• Problem to work on
The expected output is an exact restatement of all the records.

• Stored data
"""

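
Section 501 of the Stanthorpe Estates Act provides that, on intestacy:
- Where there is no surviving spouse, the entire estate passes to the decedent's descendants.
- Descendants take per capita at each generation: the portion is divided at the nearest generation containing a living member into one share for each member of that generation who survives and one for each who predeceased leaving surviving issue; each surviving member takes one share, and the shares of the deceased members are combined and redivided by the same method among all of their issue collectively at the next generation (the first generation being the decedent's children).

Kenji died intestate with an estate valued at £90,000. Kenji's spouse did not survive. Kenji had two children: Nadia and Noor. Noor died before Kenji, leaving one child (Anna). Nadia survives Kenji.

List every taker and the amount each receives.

The entire £90,000 passes to the descendants.
That amount (£90,000) is divided at the children's generation into 2 shares of £45,000. Nadia takes £45,000. The remaining share for the deceased Noor (£45,000) is carried to the next generation.
That pool (£45,000) passes entirely to Anna, the sole taker at the grandchildren's generation.

Nadia: £45,000; Anna: £45,000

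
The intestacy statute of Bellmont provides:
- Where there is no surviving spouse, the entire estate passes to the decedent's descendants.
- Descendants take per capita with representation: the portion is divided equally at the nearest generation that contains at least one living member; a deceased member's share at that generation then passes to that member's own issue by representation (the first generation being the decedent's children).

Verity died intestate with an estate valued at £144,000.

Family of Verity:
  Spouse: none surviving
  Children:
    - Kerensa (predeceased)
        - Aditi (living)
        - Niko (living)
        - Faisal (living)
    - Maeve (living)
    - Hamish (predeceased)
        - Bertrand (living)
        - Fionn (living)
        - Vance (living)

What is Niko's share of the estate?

The entire £144,000 passes to the descendants.
That amount (£144,000) is divided into 3 shares of £48,000: Maeve takes £48,000; Kerensa's £48,000 share passes to Kerensa's issue; Hamish's £48,000 share passes to Hamish's issue.
Kerensa's share (£48,000) is divided into 3 shares of £16,000: Aditi, Niko, and Faisal each take £16,000.
Hamish's share (£48,000) is divided into 3 shares of £16,000: Bertrand, Fionn, and Vance each take £16,000.

Niko receives £16,000.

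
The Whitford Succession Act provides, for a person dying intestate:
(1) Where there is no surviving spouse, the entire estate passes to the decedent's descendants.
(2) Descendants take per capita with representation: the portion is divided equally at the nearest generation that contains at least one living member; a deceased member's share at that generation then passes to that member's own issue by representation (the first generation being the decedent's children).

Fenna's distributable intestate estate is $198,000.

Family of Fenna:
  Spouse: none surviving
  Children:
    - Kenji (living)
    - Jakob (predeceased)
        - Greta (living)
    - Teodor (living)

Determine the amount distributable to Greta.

Greta receives $66,000.

The entire $198,000 passes to the descendants.
That amount ($198,000) is divided into 3 shares of $66,000: Kenji and Teodor each take $66,000; Jakob's $66,000 share passes to Jakob's issue.
Jakob's share ($66,000) passes entirely to Greta.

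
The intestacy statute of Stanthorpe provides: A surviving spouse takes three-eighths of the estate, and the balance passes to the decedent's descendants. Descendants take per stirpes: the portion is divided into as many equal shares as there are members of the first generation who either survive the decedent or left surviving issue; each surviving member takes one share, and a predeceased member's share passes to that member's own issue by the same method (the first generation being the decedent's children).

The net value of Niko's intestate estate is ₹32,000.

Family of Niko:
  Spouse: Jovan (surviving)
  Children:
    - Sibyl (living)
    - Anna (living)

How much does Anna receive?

Jovan takes three-eighths of ₹32,000 = ₹12,000. The remaining ₹20,000 passes to the descendants.
The descendants' portion (₹20,000) is divided into 2 shares of ₹10,000: Sibyl and Anna each take ₹10,000.

Anna receives ₹10,000.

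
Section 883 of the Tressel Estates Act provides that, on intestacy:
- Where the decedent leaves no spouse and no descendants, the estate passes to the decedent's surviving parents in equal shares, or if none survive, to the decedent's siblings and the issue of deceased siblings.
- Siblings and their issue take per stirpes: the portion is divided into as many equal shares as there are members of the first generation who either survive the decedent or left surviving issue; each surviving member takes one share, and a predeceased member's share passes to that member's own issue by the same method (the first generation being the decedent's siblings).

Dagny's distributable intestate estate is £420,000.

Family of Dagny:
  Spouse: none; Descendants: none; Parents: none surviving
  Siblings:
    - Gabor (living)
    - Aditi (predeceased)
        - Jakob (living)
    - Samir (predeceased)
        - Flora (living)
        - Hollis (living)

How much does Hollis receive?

The entire £420,000 passes to the siblings and their issue.
That amount (£420,000) is divided into 3 shares of £140,000: Gabor takes £140,000; Aditi's £140,000 share passes to Aditi's issue; Samir's £140,000 share passes to Samir's issue.
Aditi's share (£140,000) passes entirely to Jakob.
Samir's share (£140,000) is divided into 2 shares of £70,000: Flora and Hollis each take £70,000.

Hollis receives £70,000.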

"""

• Exercise solution
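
Section 501 of the Stanthorpe Estates Act provides that, on intestacy:
- Where there is no surviving spouse, the entire estate passes to the decedent's descendants.
- Descendants take per capita at each generation: the portion is divided at the nearest generation containing a living member into one share for each member of that generation who survives and one for each who predeceased leaving surviving issue; each surviving member takes one share, and the shares of the deceased members are combined and redivided by the same method among all of their issue collectively at the next generation (the first generation being the decedent's children).

Kenji died intestate with an estate valued at £90,000. Kenji's spouse did not survive. Kenji had two children: Nadia and Noor. Noor died before Kenji, leaving one child (Anna). Nadia survives Kenji.

List every taker and the amount each receives.

The entire £90,000 passes to the descendants.
That amount (£90,000) is divided at the children's generation into 2 shares of £45,000. Nadia takes £45,000. The remaining share for the deceased Noor (£45,000) is carried to the next generation.
That pool (£45,000) passes entirely to Anna, the sole taker at the grandchildren's generation.

Nadia: £45,000; Anna: £45,000

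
The intestacy statute of Bellmont provides:
- Where there is no surviving spouse, the entire estate passes to the decedent's descendants.
- Descendants take per capita with representation: the portion is divided equally at the nearest generation that contains at least one living member; a deceased member's share at that generation then passes to that member's own issue by representation (the first generation being the decedent's children).

Verity died intestate with an estate valued at £144,000.

Family of Verity:
  Spouse: none surviving
  Children:
    - Kerensa (predeceased)
        - Aditi (living)
        - Niko (living)
        - Faisal (living)
    - Maeve (living)
    - Hamish (predeceased)
        - Bertrand (living)
        - Fionn (living)
        - Vance (living)

What is Niko's share of the estate?

The entire £144,000 passes to the descendants.
That amount (£144,000) is divided into 3 shares of £48,000: Maeve takes £48,000; Kerensa's £48,000 share passes to Kerensa's issue; Hamish's £48,000 share passes to Hamish's issue.
Kerensa's share (£48,000) is divided into 3 shares of £16,000: Aditi, Niko, and Faisal each take £16,000.
Hamish's share (£48,000) is divided into 3 shares of £16,000: Bertrand, Fionn, and Vance each take £16,000.

Niko receives £16,000.

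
The Whitford Succession Act provides, for a person dying intestate:
(1) Where there is no surviving spouse, the entire estate passes to the decedent's descendants.
(2) Descendants take per capita with representation: the portion is divided equally at the nearest generation that contains at least one living member; a deceased member's share at that generation then passes to that member's own issue by representation (the first generation being the decedent's children).

Fenna's distributable intestate estate is $198,000.

Family of Fenna:
  Spouse: none surviving
  Children:
    - Kenji (living)
    - Jakob (predeceased)
        - Greta (living)
    - Teodor (living)

Determine the amount distributable to Greta.

Greta receives $66,000.

The entire $198,000 passes to the descendants.
That amount ($198,000) is divided into 3 shares of $66,000: Kenji and Teodor each take $66,000; Jakob's $66,000 share passes to Jakob's issue.
Jakob's share ($66,000) passes entirely to Greta.

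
The intestacy statute of Stanthorpe provides: A surviving spouse takes three-eighths of the estate, and the balance passes to the decedent's descendants. Descendants take per stirpes: the portion is divided into as many equal shares as there are members of the first generation who either survive the decedent or left surviving issue; each surviving member takes one share, and a predeceased member's share passes to that member's own issue by the same method (the first generation being the decedent's children).

The net value of Niko's intestate estate is ₹32,000.

Family of Niko:
  Spouse: Jovan (surviving)
  Children:
    - Sibyl (living)
    - Anna (living)

How much does Anna receive?

Jovan takes three-eighths of ₹32,000 = ₹12,000. The remaining ₹20,000 passes to the descendants.
The descendants' portion (₹20,000) is divided into 2 shares of ₹10,000: Sibyl and Anna each take ₹10,000.

Anna receives ₹10,000.

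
Section 883 of the Tressel Estates Act provides that, on intestacy:
- Where the decedent leaves no spouse and no descendants, the estate passes to the decedent's surviving parents in equal shares, or if none survive, to the decedent's siblings and the issue of deceased siblings.
- Siblings and their issue take per stirpes: the portion is divided into as many equal shares as there are members of the first generation who either survive the decedent or left surviving issue; each surviving member takes one share, and a predeceased member's share passes to that member's own issue by the same method (the first generation being the decedent's siblings).

Dagny's distributable intestate estate is £420,000.

Family of Dagny:
  Spouse: none; Descendants: none; Parents: none surviving
  Siblings:
    - Gabor (living)
    - Aditi (predeceased)
        - Jakob (living)
    - Samir (predeceased)
        - Flora (living)
        - Hollis (living)

How much does Hollis receive?

The entire £420,000 passes to the siblings and their issue.
That amount (£420,000) is divided into 3 shares of £140,000: Gabor takes £140,000; Aditi's £140,000 share passes to Aditi's issue; Samir's £140,000 share passes to Samir's issue.
Aditi's share (£140,000) passes entirely to Jakob.
Samir's share (£140,000) is divided into 2 shares of £70,000: Flora and Hollis each take £70,000.

Hollis receives £70,000.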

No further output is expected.